== PROVIDED MATERIAL ==
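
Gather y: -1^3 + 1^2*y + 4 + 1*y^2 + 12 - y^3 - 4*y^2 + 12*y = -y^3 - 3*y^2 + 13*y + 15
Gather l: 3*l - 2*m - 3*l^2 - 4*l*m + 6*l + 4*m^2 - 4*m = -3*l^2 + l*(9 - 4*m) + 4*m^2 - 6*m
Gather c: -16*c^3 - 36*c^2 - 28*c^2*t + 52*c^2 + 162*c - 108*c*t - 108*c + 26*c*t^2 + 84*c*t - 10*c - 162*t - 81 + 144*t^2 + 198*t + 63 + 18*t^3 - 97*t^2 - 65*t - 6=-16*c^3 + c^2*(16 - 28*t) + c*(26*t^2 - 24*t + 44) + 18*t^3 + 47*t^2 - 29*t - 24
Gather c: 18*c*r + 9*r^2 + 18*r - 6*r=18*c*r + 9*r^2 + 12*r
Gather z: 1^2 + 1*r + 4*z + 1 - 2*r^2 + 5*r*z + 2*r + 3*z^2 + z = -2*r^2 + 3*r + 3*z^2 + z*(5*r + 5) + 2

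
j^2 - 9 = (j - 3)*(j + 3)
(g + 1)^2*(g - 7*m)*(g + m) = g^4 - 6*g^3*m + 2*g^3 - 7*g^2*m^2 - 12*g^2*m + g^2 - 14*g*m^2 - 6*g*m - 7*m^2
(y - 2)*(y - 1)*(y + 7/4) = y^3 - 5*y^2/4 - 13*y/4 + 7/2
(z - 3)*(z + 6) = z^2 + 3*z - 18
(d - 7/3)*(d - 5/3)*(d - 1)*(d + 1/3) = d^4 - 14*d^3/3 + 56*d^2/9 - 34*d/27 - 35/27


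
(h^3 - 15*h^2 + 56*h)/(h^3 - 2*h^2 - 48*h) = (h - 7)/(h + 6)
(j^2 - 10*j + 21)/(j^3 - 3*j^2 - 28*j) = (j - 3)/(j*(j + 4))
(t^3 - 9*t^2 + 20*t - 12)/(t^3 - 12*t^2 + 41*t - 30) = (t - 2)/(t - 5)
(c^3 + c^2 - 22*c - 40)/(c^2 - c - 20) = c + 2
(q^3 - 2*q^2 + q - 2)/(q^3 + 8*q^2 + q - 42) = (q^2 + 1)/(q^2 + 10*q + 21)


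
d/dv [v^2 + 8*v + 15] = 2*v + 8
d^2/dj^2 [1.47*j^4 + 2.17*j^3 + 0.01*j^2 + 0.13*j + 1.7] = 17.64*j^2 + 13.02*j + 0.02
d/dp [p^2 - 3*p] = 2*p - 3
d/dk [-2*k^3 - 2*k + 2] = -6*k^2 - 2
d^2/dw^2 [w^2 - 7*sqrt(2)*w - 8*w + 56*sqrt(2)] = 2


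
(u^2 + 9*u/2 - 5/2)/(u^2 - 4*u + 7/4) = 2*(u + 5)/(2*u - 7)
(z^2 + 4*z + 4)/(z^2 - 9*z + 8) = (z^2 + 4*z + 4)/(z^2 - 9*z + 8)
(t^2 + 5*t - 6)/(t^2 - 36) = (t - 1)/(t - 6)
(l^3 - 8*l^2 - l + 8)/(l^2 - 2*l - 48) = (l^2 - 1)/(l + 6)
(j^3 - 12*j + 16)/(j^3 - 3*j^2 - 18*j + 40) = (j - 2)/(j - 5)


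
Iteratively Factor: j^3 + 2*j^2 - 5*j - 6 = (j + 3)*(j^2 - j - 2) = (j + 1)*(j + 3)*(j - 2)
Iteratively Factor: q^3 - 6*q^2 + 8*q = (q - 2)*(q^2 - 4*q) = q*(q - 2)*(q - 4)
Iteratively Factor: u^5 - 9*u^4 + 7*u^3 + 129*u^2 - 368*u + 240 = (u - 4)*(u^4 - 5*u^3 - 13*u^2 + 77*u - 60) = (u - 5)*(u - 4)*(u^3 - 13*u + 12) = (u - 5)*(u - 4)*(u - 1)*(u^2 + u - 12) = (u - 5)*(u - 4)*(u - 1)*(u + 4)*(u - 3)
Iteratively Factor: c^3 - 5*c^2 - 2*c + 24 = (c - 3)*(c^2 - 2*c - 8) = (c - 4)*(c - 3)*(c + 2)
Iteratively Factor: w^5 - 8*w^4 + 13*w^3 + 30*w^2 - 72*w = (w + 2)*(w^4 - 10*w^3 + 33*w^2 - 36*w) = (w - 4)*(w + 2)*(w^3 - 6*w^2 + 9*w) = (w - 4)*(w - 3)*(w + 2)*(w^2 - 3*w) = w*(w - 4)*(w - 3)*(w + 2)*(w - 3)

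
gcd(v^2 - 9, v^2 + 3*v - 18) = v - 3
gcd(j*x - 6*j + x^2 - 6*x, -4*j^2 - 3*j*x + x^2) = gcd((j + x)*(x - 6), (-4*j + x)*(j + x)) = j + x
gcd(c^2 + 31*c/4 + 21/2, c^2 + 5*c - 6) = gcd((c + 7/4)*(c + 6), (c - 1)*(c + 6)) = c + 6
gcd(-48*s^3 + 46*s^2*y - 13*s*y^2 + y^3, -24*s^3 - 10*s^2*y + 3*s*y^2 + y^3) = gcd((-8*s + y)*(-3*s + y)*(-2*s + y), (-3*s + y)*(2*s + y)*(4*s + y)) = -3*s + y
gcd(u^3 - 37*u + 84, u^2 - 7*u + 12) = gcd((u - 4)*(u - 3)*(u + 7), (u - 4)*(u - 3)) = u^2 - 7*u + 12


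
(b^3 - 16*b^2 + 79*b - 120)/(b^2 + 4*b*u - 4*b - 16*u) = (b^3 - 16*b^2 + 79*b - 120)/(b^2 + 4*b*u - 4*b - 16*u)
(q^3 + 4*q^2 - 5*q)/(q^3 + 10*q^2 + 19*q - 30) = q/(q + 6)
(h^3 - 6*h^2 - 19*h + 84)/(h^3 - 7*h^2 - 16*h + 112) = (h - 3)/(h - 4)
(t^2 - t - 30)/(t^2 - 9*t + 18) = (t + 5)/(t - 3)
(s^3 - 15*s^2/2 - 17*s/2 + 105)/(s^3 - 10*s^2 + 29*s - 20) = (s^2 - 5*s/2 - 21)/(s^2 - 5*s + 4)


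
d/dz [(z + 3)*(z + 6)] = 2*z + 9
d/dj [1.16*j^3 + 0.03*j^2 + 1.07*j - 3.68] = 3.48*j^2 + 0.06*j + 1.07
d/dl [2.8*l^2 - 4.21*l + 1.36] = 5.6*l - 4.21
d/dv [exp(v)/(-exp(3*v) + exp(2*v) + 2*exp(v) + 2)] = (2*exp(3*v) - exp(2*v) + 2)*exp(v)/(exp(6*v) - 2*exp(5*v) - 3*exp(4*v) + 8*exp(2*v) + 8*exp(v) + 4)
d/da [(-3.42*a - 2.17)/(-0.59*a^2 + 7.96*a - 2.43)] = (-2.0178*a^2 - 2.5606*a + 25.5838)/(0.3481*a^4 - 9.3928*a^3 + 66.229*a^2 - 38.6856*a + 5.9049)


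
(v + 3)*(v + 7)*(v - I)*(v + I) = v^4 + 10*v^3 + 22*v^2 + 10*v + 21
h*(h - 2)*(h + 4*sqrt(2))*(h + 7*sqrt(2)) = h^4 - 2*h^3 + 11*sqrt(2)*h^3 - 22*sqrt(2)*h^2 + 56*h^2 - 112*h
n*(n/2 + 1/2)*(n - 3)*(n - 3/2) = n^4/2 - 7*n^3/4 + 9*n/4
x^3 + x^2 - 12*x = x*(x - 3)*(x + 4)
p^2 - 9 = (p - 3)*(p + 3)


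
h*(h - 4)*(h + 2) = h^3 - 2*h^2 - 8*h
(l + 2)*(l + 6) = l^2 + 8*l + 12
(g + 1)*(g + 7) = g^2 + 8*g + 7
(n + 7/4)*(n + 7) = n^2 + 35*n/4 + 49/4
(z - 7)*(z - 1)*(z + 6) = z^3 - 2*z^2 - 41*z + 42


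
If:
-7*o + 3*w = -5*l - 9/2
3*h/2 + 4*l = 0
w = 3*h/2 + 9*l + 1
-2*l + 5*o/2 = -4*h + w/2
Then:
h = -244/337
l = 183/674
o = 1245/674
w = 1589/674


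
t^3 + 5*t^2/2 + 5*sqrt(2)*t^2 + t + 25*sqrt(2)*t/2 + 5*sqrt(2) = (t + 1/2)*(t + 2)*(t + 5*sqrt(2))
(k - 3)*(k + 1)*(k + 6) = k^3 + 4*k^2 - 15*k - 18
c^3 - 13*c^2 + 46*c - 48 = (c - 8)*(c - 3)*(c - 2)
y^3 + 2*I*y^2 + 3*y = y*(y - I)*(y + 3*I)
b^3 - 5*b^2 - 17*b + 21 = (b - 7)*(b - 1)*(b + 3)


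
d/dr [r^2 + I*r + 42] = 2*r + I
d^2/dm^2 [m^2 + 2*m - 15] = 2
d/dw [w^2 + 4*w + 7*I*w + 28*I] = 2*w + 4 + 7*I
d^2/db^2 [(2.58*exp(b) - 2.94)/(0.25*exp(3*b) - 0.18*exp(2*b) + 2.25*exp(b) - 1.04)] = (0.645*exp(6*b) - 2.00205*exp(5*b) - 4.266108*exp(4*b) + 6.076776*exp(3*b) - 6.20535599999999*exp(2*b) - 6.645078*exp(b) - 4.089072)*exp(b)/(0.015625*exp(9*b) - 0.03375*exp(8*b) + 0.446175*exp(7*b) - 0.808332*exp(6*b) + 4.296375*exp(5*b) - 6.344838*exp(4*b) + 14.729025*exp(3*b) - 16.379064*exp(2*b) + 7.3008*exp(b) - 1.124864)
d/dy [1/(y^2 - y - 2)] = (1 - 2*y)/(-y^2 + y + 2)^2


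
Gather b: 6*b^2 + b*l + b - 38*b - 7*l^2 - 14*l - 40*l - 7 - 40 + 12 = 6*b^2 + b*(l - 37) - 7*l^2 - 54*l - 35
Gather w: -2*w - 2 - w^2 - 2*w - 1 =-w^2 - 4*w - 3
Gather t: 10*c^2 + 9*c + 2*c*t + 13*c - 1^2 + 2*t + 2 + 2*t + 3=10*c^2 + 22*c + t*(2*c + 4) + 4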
--
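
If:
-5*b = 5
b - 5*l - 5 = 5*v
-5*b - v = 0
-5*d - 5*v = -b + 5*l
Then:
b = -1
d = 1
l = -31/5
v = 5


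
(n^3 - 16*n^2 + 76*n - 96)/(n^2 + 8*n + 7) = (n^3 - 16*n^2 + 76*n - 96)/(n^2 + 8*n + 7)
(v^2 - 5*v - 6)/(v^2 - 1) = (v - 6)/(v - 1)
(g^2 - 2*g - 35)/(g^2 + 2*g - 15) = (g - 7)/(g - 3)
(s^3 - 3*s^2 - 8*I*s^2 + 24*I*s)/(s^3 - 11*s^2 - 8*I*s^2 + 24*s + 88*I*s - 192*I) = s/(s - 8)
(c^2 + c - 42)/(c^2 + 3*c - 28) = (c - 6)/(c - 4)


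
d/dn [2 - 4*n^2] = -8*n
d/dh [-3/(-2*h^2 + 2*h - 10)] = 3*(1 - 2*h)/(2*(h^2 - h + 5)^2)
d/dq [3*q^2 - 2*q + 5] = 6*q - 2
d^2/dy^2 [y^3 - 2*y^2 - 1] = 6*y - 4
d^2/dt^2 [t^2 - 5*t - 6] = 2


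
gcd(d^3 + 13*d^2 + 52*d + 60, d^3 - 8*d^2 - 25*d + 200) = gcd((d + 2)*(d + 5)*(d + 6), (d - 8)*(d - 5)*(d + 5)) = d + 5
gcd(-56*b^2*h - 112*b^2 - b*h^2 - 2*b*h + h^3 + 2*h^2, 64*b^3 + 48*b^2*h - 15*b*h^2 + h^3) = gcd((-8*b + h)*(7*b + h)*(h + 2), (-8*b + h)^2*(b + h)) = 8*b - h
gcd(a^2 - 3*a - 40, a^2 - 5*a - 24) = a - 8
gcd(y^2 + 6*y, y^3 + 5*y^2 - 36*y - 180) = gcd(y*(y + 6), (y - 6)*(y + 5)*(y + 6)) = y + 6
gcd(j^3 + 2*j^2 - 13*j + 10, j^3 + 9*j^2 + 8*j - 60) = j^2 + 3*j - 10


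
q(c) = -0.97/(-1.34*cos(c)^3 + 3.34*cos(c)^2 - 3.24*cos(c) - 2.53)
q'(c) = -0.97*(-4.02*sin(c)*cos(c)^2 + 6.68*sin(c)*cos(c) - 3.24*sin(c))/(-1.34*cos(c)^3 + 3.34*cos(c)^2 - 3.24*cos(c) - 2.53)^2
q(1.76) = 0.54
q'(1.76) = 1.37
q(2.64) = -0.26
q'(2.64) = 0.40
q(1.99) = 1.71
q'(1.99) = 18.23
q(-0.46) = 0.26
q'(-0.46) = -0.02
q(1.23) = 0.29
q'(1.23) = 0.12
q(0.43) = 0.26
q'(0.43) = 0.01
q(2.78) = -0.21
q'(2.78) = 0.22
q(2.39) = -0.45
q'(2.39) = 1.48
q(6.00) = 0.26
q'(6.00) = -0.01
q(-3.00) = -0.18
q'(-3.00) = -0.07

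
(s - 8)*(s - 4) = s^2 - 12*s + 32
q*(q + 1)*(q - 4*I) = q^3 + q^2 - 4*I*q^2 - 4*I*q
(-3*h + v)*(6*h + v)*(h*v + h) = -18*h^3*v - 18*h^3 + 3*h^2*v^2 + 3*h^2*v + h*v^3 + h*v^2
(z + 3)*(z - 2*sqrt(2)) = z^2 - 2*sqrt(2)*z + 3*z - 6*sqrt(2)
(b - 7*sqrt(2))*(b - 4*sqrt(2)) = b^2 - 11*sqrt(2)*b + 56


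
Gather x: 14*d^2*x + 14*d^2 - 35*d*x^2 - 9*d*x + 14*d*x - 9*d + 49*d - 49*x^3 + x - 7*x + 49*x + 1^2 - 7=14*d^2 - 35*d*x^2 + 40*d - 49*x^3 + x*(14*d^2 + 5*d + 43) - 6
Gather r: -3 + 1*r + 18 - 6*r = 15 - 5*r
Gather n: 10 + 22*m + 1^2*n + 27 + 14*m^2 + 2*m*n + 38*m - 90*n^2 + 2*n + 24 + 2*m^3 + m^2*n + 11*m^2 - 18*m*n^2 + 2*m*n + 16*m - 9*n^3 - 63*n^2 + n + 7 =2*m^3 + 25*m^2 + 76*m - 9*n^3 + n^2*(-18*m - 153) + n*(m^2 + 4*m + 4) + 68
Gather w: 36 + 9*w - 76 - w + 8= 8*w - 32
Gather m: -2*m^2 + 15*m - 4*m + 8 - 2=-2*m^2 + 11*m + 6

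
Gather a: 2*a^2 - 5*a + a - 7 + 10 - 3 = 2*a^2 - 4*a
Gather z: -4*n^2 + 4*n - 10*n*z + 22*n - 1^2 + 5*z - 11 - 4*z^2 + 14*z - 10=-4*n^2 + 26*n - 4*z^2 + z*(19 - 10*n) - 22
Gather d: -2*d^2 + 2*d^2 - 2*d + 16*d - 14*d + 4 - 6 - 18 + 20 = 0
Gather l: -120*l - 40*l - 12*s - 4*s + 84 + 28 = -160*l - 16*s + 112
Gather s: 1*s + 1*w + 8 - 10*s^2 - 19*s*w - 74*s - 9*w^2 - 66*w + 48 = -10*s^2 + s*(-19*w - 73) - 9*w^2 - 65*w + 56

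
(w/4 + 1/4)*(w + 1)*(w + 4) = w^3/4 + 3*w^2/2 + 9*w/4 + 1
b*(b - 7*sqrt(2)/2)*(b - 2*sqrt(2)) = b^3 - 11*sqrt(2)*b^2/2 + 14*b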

== WHAT THE EXERCISE ASKS ==
The lines above starting at the one that contains "b - 5*l - 5 = 5*v" and ending at the one that contains "d^2/dt^2 [t^2 - 5*t - 6] = 2" must be transcribed exactly, and no other lines may appear.

== RESPONSE ==
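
b - 5*l - 5 = 5*v
-5*b - v = 0
-5*d - 5*v = -b + 5*l
Then:
b = -1
d = 1
l = -31/5
v = 5


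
(n^3 - 16*n^2 + 76*n - 96)/(n^2 + 8*n + 7) = (n^3 - 16*n^2 + 76*n - 96)/(n^2 + 8*n + 7)
(v^2 - 5*v - 6)/(v^2 - 1) = (v - 6)/(v - 1)
(g^2 - 2*g - 35)/(g^2 + 2*g - 15) = (g - 7)/(g - 3)
(s^3 - 3*s^2 - 8*I*s^2 + 24*I*s)/(s^3 - 11*s^2 - 8*I*s^2 + 24*s + 88*I*s - 192*I) = s/(s - 8)
(c^2 + c - 42)/(c^2 + 3*c - 28) = (c - 6)/(c - 4)


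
d/dn [2 - 4*n^2] = -8*n
d/dh [-3/(-2*h^2 + 2*h - 10)] = 3*(1 - 2*h)/(2*(h^2 - h + 5)^2)
d/dq [3*q^2 - 2*q + 5] = 6*q - 2
d^2/dy^2 [y^3 - 2*y^2 - 1] = 6*y - 4
d^2/dt^2 [t^2 - 5*t - 6] = 2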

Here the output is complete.